Given entries Block Start

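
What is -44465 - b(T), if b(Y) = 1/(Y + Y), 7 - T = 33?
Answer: -2312179/52 ≈ -44465.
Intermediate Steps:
T = -26 (T = 7 - 1*33 = 7 - 33 = -26)
b(Y) = 1/(2*Y)
-44465 - b(T) = -44465 - 1/(2*(-26)) = -44465 - (-1)/(2*26) = -44465 - 1*(-1/52) = -44465 + 1/52 = -2312179/52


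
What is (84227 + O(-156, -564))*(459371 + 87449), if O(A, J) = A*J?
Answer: 94168419020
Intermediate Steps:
(84227 + O(-156, -564))*(459371 + 87449) = (84227 - 156*(-564))*(459371 + 87449) = (84227 + 87984)*546820 = 172211*546820 = 94168419020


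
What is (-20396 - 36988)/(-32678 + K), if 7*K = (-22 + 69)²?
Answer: 401688/226537 ≈ 1.7732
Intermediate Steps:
K = 2209/7 (K = (-22 + 69)²/7 = (⅐)*47² = (⅐)*2209 = 2209/7 ≈ 315.57)
(-20396 - 36988)/(-32678 + K) = (-20396 - 36988)/(-32678 + 2209/7) = -57384/(-226537/7) = -57384*(-7/226537) = 401688/226537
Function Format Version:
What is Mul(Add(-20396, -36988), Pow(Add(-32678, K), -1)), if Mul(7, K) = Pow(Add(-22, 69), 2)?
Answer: Rational(401688, 226537) ≈ 1.7732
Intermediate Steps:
K = Rational(2209, 7) (K = Mul(Rational(1, 7), Pow(Add(-22, 69), 2)) = Mul(Rational(1, 7), Pow(47, 2)) = Mul(Rational(1, 7), 2209) = Rational(2209, 7) ≈ 315.57)
Mul(Add(-20396, -36988), Pow(Add(-32678, K), -1)) = Mul(Add(-20396, -36988), Pow(Add(-32678, Rational(2209, 7)), -1)) = Mul(-57384, Pow(Rational(-226537, 7), -1)) = Mul(-57384, Rational(-7, 226537)) = Rational(401688, 226537)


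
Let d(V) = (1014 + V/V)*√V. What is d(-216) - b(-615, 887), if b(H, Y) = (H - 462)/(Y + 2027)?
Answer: 1077/2914 + 6090*I*√6 ≈ 0.3696 + 14917.0*I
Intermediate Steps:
b(H, Y) = (-462 + H)/(2027 + Y)
d(V) = 1015*√V (d(V) = (1014 + 1)*√V = 1015*√V)
d(-216) - b(-615, 887) = 1015*√(-216) - (-462 - 615)/(2027 + 887) = 1015*(6*I*√6) - (-1077)/2914 = 6090*I*√6 - (-1077)/2914 = 6090*I*√6 - 1*(-1077/2914) = 6090*I*√6 + 1077/2914 = 1077/2914 + 6090*I*√6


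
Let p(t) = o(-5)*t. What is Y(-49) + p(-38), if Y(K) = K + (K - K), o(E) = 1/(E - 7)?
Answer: -275/6 ≈ -45.833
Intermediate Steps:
o(E) = 1/(-7 + E)
p(t) = -t/12 (p(t) = t/(-7 - 5) = t/(-12) = -t/12)
Y(K) = K (Y(K) = K + 0 = K)
Y(-49) + p(-38) = -49 - 1/12*(-38) = -49 + 19/6 = -275/6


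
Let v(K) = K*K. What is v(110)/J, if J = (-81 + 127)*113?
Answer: 6050/2599 ≈ 2.3278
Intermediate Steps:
J = 5198 (J = 46*113 = 5198)
v(K) = K**2
v(110)/J = 110**2/5198 = 12100*(1/5198) = 6050/2599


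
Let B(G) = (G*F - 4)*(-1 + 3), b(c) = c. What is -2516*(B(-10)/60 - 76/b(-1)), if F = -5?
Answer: -2926108/15 ≈ -1.9507e+5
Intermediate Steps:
B(G) = -8 - 10*G (B(G) = (G*(-5) - 4)*(-1 + 3) = (-5*G - 4)*2 = (-4 - 5*G)*2 = -8 - 10*G)
-2516*(B(-10)/60 - 76/b(-1)) = -2516*((-8 - 10*(-10))/60 - 76/(-1)) = -2516*((-8 + 100)*(1/60) - 76*(-1)) = -2516*(92*(1/60) + 76) = -2516*(23/15 + 76) = -2516*1163/15 = -2926108/15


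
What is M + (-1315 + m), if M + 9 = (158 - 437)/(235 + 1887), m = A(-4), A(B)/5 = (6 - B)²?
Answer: -1748807/2122 ≈ -824.13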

Given entries Block End

→ **Activity**: Filter the records down to the lines containing the word "Answer", and copy those.

→ **The completed task**:
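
Answer: -2312179/52 ≈ -44465.
Answer: 94168419020
Answer: 401688/226537 ≈ 1.7732
Answer: Rational(401688, 226537) ≈ 1.7732
Answer: 1077/2914 + 6090*I*√6 ≈ 0.3696 + 14917.0*I
Answer: -275/6 ≈ -45.833
Answer: 6050/2599 ≈ 2.3278
Answer: -2926108/15 ≈ -1.9507e+5
Answer: -1748807/2122 ≈ -824.13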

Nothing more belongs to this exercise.